* **What is being asked**: All that is wanted is a word-for-word copy of the data from its first line to the line containing "Assume z > 4 throughout.", both included.

Stored items
[Start of Attachment]
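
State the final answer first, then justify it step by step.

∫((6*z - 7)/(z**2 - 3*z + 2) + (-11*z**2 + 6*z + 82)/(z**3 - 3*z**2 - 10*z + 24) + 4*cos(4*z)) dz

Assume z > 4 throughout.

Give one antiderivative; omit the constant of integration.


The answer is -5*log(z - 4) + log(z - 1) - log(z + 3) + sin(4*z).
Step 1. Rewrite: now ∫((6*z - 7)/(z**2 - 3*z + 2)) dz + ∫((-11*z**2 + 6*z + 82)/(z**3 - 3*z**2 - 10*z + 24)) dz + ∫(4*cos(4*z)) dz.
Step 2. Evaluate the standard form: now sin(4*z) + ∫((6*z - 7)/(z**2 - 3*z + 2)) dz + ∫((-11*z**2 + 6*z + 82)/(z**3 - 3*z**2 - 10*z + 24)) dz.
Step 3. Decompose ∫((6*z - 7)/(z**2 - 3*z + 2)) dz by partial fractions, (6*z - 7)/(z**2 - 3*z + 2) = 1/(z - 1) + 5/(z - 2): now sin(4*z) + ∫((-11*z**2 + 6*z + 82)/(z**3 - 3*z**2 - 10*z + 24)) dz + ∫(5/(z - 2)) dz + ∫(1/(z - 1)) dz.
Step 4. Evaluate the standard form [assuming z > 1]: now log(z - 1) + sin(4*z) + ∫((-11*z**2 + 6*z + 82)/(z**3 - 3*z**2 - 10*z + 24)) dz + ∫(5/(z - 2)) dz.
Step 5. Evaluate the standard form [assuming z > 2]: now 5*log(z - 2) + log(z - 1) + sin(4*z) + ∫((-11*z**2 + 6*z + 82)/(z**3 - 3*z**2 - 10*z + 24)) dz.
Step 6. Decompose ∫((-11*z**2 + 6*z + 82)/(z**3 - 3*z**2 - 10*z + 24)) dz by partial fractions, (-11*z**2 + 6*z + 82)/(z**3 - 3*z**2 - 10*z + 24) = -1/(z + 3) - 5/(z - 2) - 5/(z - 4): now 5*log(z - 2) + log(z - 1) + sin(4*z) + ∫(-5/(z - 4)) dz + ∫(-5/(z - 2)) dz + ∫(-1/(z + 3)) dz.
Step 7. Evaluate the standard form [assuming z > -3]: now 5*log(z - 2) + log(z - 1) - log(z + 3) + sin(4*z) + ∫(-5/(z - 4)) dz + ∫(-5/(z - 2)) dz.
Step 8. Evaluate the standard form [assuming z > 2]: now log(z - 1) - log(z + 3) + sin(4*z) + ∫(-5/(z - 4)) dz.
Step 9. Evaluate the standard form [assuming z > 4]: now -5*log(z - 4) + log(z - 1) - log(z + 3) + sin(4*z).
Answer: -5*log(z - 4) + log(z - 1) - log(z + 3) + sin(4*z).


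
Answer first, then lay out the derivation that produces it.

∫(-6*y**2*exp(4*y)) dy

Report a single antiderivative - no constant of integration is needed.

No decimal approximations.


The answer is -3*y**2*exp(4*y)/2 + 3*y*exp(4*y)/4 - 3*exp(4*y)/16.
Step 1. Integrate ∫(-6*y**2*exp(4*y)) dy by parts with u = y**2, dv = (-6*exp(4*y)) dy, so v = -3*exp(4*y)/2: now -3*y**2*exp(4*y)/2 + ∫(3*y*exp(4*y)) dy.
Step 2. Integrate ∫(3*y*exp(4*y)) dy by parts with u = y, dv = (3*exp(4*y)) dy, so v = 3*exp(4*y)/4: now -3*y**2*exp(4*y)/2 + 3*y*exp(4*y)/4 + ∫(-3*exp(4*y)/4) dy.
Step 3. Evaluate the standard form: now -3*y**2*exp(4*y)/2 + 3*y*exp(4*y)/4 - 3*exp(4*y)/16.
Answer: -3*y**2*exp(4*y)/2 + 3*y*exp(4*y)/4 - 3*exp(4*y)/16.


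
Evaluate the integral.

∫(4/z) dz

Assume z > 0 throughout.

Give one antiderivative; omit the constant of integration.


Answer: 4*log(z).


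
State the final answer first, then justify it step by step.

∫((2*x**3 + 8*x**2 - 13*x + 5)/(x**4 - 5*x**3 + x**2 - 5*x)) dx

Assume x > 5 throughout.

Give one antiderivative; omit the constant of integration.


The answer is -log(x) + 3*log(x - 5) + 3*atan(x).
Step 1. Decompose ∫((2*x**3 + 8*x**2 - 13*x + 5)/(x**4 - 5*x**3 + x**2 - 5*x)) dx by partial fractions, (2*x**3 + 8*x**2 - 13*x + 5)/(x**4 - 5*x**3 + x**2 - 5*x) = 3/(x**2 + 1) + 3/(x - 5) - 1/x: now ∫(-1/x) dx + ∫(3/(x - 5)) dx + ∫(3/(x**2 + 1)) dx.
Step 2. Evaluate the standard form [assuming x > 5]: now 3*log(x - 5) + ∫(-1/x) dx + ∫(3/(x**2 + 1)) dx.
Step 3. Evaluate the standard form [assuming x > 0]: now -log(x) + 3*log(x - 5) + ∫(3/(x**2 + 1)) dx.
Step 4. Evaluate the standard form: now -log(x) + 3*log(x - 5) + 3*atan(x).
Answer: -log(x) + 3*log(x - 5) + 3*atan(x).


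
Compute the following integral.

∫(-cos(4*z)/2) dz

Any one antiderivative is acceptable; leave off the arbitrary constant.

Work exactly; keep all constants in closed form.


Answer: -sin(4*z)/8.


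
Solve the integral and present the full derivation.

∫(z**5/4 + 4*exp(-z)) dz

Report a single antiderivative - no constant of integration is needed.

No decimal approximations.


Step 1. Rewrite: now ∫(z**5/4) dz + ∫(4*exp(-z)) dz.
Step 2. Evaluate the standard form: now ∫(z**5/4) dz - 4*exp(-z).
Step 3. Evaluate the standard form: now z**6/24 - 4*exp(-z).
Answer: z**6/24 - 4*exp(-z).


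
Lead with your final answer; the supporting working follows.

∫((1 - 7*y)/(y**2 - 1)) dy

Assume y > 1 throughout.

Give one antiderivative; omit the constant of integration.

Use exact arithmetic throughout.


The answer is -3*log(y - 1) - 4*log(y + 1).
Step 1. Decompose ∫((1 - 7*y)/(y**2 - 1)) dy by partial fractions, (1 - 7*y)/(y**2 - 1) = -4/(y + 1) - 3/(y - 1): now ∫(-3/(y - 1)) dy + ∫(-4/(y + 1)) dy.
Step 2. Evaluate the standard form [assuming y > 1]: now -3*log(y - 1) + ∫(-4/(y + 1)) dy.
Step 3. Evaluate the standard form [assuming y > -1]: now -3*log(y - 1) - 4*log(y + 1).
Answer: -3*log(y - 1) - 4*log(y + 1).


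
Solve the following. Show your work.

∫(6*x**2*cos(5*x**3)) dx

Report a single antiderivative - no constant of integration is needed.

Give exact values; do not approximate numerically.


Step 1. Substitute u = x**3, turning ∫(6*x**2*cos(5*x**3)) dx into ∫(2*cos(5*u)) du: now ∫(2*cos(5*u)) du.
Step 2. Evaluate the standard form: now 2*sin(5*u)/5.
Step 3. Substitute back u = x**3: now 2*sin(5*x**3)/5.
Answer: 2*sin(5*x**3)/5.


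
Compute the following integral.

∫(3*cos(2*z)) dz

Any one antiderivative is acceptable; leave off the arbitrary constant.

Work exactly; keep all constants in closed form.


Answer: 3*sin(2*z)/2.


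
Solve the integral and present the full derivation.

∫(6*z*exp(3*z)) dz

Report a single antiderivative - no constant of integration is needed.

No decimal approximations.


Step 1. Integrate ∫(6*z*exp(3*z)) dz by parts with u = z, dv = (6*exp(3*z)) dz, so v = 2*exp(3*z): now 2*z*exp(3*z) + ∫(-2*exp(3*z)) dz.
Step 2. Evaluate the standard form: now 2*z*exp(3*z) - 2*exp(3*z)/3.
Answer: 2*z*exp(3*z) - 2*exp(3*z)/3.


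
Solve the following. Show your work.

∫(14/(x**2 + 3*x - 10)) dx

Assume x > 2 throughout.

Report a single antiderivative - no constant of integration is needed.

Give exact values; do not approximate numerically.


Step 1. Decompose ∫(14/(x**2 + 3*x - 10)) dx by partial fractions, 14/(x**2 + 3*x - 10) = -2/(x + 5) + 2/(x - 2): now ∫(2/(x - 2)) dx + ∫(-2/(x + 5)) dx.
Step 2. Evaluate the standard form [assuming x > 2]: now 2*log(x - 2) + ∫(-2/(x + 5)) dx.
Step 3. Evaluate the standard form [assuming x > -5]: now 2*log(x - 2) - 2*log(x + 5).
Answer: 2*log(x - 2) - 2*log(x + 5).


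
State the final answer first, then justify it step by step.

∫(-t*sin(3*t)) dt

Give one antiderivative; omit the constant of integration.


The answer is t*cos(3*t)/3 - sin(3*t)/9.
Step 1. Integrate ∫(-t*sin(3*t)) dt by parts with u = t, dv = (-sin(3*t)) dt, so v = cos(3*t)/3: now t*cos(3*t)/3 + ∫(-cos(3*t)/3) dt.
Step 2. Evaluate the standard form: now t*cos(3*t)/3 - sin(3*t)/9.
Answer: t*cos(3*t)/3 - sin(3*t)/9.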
[End of Attachment]
* **Your response**:
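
State the final answer first, then justify it step by step.

∫((6*z - 7)/(z**2 - 3*z + 2) + (-11*z**2 + 6*z + 82)/(z**3 - 3*z**2 - 10*z + 24) + 4*cos(4*z)) dz

Assume z > 4 throughout.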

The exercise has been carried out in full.